**Prompt**
An exact copy is needed of the lines from the line holding "Identify the MOVE(d, v_max, a_max)" through the final line of the listing below, both included.

= Beginning of Section =

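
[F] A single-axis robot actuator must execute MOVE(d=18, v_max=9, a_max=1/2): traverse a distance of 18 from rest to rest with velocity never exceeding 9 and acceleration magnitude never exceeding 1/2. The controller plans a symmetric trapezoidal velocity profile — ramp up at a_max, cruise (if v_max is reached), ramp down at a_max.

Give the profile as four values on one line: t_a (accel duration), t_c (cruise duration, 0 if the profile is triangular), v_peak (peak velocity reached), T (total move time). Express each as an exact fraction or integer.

t_a=6 t_c=0 v_peak=3 T=12

vₘ²/aₘ = 9²/(1/2) = 162
18 < 162 so t_c = 0
v_peak = √(18·1/2) = √9 = 3
t_a = 3/(1/2) = 6; t_c = 0
T = 2·6 = 12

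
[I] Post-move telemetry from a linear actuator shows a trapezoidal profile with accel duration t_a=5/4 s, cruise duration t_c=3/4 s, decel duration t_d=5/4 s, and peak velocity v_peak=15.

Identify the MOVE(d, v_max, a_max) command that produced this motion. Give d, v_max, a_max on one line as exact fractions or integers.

a_max = 15/(5/4) = 12
d_a = ½·15·5/4 = 75/8; d_c = 15·3/4 = 45/4
d = 2·75/8 + 45/4 = 30
t_c = 3/4 > 0 so v_max = 15

d=30 v_max=15 a_max=12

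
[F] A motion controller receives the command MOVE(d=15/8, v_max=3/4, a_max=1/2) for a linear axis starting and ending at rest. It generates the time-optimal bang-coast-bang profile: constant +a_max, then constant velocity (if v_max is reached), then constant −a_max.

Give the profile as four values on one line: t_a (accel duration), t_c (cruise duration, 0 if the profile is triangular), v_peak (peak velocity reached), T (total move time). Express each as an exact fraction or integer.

t_a=3/2 t_c=1 v_peak=3/4 T=4

vₘ²/aₘ = (3/4)²/(1/2) = 9/8
15/8 ≥ 9/8 so v_max reached
t_a = (3/4)/(1/2) = 3/2; v_peak = 3/4
d_cruise = 15/8 − 9/8 = 3/4; t_c = (3/4)/(3/4) = 1
T = 2·3/2 + 1 = 4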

= End of Section =

**Solution**
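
Identify the MOVE(d, v_max, a_max) command that produced this motion. Give d, v_max, a_max on one line as exact fractions or integers.

a_max = 15/(5/4) = 12
d_a = ½·15·5/4 = 75/8; d_c = 15·3/4 = 45/4
d = 2·75/8 + 45/4 = 30
t_c = 3/4 > 0 so v_max = 15

d=30 v_max=15 a_max=12

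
[F] A motion controller receives the command MOVE(d=15/8, v_max=3/4, a_max=1/2) for a linear axis starting and ending at rest. It generates the time-optimal bang-coast-bang profile: constant +a_max, then constant velocity (if v_max is reached), then constant −a_max.

Give the profile as four values on one line: t_a (accel duration), t_c (cruise duration, 0 if the profile is triangular), v_peak (peak velocity reached), T (total move time). Express each as an exact fraction or integer.

t_a=3/2 t_c=1 v_peak=3/4 T=4

vₘ²/aₘ = (3/4)²/(1/2) = 9/8
15/8 ≥ 9/8 so v_max reached
t_a = (3/4)/(1/2) = 3/2; v_peak = 3/4
d_cruise = 15/8 − 9/8 = 3/4; t_c = (3/4)/(3/4) = 1
T = 2·3/2 + 1 = 4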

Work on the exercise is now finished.